#### Exercise:
A faithful copy of all the data below, please; leave no line out.

#### Records to process:
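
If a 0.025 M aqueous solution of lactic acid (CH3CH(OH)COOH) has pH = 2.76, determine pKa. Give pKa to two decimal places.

pKa = 3.89

[H+] = 10^(-2.76) = 1.74 × 10^-3 M
At equilibrium [HA] = 0.025 − 1.74 × 10^-3 = 2.33 × 10^-2 M
Ka = [H+][A-]/[HA] = (1.74 × 10^-3)² / 2.33 × 10^-2 = 1.30 × 10^-4
pKa = -log(1.30 × 10^-4) = 3.89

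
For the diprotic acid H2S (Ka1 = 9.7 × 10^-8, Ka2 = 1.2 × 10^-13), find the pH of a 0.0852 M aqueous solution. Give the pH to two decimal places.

Ka1 ≫ Ka2, so treat the first dissociation as the only significant source of H+.
Ka1 = x²/(0.0852 − x) = 9.7 × 10^-8
x ≈ √(9.7 × 10^-8 × 0.0852) = 9.09 × 10^-5 M
pH = −log(9.09 × 10^-5) = 4.04

pH = 4.04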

#### Answer for the task:
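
If a 0.025 M aqueous solution of lactic acid (CH3CH(OH)COOH) has pH = 2.76, determine pKa. Give pKa to two decimal places.

pKa = 3.89

[H+] = 10^(-2.76) = 1.74 × 10^-3 M
At equilibrium [HA] = 0.025 − 1.74 × 10^-3 = 2.33 × 10^-2 M
Ka = [H+][A-]/[HA] = (1.74 × 10^-3)² / 2.33 × 10^-2 = 1.30 × 10^-4
pKa = -log(1.30 × 10^-4) = 3.89

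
For the diprotic acid H2S (Ka1 = 9.7 × 10^-8, Ka2 = 1.2 × 10^-13), find the pH of a 0.0852 M aqueous solution. Give the pH to two decimal places.

Ka1 ≫ Ka2, so treat the first dissociation as the only significant source of H+.
Ka1 = x²/(0.0852 − x) = 9.7 × 10^-8
x ≈ √(9.7 × 10^-8 × 0.0852) = 9.09 × 10^-5 M
pH = −log(9.09 × 10^-5) = 4.04

pH = 4.04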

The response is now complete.